Problem to work on
Each of the records must appear again, exactly as it was written.
_ _ _ _
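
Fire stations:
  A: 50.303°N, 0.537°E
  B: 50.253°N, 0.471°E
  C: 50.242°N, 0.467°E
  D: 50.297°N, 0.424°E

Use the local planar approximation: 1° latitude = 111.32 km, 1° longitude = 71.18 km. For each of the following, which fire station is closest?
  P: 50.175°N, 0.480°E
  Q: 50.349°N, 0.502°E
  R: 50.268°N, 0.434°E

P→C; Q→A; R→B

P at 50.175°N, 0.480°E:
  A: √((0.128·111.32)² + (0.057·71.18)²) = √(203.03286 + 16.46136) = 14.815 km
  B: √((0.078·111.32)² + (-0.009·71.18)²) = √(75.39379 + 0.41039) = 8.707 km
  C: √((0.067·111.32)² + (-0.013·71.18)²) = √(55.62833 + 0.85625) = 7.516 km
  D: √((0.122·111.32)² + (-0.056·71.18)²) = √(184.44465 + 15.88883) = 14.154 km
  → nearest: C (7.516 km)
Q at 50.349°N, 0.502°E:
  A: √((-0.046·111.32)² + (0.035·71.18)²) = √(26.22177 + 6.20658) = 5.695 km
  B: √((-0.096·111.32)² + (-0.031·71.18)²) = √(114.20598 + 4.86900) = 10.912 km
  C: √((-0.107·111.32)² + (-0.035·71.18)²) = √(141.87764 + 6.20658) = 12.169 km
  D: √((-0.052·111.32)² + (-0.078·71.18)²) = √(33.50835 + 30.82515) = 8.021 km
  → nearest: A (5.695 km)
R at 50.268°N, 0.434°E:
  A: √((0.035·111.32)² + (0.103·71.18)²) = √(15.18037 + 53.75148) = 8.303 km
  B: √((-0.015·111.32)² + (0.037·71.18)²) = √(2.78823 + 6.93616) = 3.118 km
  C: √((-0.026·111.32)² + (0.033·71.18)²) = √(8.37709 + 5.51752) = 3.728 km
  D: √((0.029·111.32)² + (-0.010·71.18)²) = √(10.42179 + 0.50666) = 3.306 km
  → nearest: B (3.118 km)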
_ _ _ _
Result of the exercise
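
Fire stations:
  A: 50.303°N, 0.537°E
  B: 50.253°N, 0.471°E
  C: 50.242°N, 0.467°E
  D: 50.297°N, 0.424°E

Use the local planar approximation: 1° latitude = 111.32 km, 1° longitude = 71.18 km. For each of the following, which fire station is closest?
  P: 50.175°N, 0.480°E
  Q: 50.349°N, 0.502°E
  R: 50.268°N, 0.434°E

P→C; Q→A; R→B

P at 50.175°N, 0.480°E:
  A: √((0.128·111.32)² + (0.057·71.18)²) = √(203.03286 + 16.46136) = 14.815 km
  B: √((0.078·111.32)² + (-0.009·71.18)²) = √(75.39379 + 0.41039) = 8.707 km
  C: √((0.067·111.32)² + (-0.013·71.18)²) = √(55.62833 + 0.85625) = 7.516 km
  D: √((0.122·111.32)² + (-0.056·71.18)²) = √(184.44465 + 15.88883) = 14.154 km
  → nearest: C (7.516 km)
Q at 50.349°N, 0.502°E:
  A: √((-0.046·111.32)² + (0.035·71.18)²) = √(26.22177 + 6.20658) = 5.695 km
  B: √((-0.096·111.32)² + (-0.031·71.18)²) = √(114.20598 + 4.86900) = 10.912 km
  C: √((-0.107·111.32)² + (-0.035·71.18)²) = √(141.87764 + 6.20658) = 12.169 km
  D: √((-0.052·111.32)² + (-0.078·71.18)²) = √(33.50835 + 30.82515) = 8.021 km
  → nearest: A (5.695 km)
R at 50.268°N, 0.434°E:
  A: √((0.035·111.32)² + (0.103·71.18)²) = √(15.18037 + 53.75148) = 8.303 km
  B: √((-0.015·111.32)² + (0.037·71.18)²) = √(2.78823 + 6.93616) = 3.118 km
  C: √((-0.026·111.32)² + (0.033·71.18)²) = √(8.37709 + 5.51752) = 3.728 km
  D: √((0.029·111.32)² + (-0.010·71.18)²) = √(10.42179 + 0.50666) = 3.306 km
  → nearest: B (3.118 km)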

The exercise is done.